* **EXERCISE OBJECTIVE**: Give the data again exactly as it is written.

* **RECORDS FOR THIS EXERCISE**:

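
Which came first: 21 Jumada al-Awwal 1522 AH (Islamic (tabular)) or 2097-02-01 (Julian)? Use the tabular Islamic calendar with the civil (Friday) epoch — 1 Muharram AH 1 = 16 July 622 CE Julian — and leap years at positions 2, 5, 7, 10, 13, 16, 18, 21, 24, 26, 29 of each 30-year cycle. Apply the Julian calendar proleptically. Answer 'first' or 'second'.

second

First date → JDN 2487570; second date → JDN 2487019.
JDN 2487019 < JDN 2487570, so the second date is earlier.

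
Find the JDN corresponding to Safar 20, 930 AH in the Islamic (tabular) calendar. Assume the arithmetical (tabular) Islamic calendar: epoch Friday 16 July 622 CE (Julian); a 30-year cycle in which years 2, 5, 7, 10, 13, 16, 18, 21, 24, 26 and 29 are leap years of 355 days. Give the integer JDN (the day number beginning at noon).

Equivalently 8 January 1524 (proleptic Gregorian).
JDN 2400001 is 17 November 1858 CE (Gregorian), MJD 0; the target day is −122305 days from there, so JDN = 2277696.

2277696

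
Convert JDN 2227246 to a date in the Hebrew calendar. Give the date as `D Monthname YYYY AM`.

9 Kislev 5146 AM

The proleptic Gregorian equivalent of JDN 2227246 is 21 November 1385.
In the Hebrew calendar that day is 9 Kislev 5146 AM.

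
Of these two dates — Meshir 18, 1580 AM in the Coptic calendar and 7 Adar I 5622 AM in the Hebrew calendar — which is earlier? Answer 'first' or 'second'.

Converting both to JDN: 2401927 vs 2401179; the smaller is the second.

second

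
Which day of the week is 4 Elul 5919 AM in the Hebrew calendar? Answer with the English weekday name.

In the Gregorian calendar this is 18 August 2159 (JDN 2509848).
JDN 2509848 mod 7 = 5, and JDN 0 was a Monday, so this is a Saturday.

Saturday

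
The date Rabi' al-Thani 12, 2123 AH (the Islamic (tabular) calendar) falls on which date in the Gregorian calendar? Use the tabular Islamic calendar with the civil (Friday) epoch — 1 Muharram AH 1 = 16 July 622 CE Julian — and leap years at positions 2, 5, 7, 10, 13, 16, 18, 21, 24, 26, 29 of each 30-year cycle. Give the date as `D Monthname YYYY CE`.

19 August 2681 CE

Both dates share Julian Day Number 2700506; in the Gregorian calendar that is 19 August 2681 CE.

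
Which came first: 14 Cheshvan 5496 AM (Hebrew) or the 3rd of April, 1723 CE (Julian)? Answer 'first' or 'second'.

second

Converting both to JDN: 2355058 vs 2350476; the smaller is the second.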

* **WORKED SOLUTION**:
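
Which came first: 21 Jumada al-Awwal 1522 AH (Islamic (tabular)) or 2097-02-01 (Julian)? Use the tabular Islamic calendar with the civil (Friday) epoch — 1 Muharram AH 1 = 16 July 622 CE Julian — and leap years at positions 2, 5, 7, 10, 13, 16, 18, 21, 24, 26, 29 of each 30-year cycle. Apply the Julian calendar proleptically. Answer 'first' or 'second'.

second

First date → JDN 2487570; second date → JDN 2487019.
JDN 2487019 < JDN 2487570, so the second date is earlier.

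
Find the JDN corresponding to Safar 20, 930 AH in the Islamic (tabular) calendar. Assume the arithmetical (tabular) Islamic calendar: epoch Friday 16 July 622 CE (Julian); a 30-year cycle in which years 2, 5, 7, 10, 13, 16, 18, 21, 24, 26 and 29 are leap years of 355 days. Give the integer JDN (the day number beginning at noon).

Equivalently 8 January 1524 (proleptic Gregorian).
JDN 2400001 is 17 November 1858 CE (Gregorian), MJD 0; the target day is −122305 days from there, so JDN = 2277696.

2277696

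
Convert JDN 2227246 to a date in the Hebrew calendar. Give the date as `D Monthname YYYY AM`.

9 Kislev 5146 AM

The proleptic Gregorian equivalent of JDN 2227246 is 21 November 1385.
In the Hebrew calendar that day is 9 Kislev 5146 AM.

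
Of these two dates — Meshir 18, 1580 AM in the Coptic calendar and 7 Adar I 5622 AM in the Hebrew calendar — which is earlier? Answer 'first' or 'second'.

Converting both to JDN: 2401927 vs 2401179; the smaller is the second.

second

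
Which day of the week is 4 Elul 5919 AM in the Hebrew calendar? Answer with the English weekday name.

In the Gregorian calendar this is 18 August 2159 (JDN 2509848).
JDN 2509848 mod 7 = 5, and JDN 0 was a Monday, so this is a Saturday.

Saturday

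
The date Rabi' al-Thani 12, 2123 AH (the Islamic (tabular) calendar) falls on which date in the Gregorian calendar? Use the tabular Islamic calendar with the civil (Friday) epoch — 1 Muharram AH 1 = 16 July 622 CE Julian — and leap years at positions 2, 5, 7, 10, 13, 16, 18, 21, 24, 26, 29 of each 30-year cycle. Give the date as `D Monthname YYYY CE`.

19 August 2681 CE

Both dates share Julian Day Number 2700506; in the Gregorian calendar that is 19 August 2681 CE.

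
Which came first: 14 Cheshvan 5496 AM (Hebrew) or the 3rd of April, 1723 CE (Julian)? Answer 'first' or 'second'.

second

Converting both to JDN: 2355058 vs 2350476; the smaller is the second.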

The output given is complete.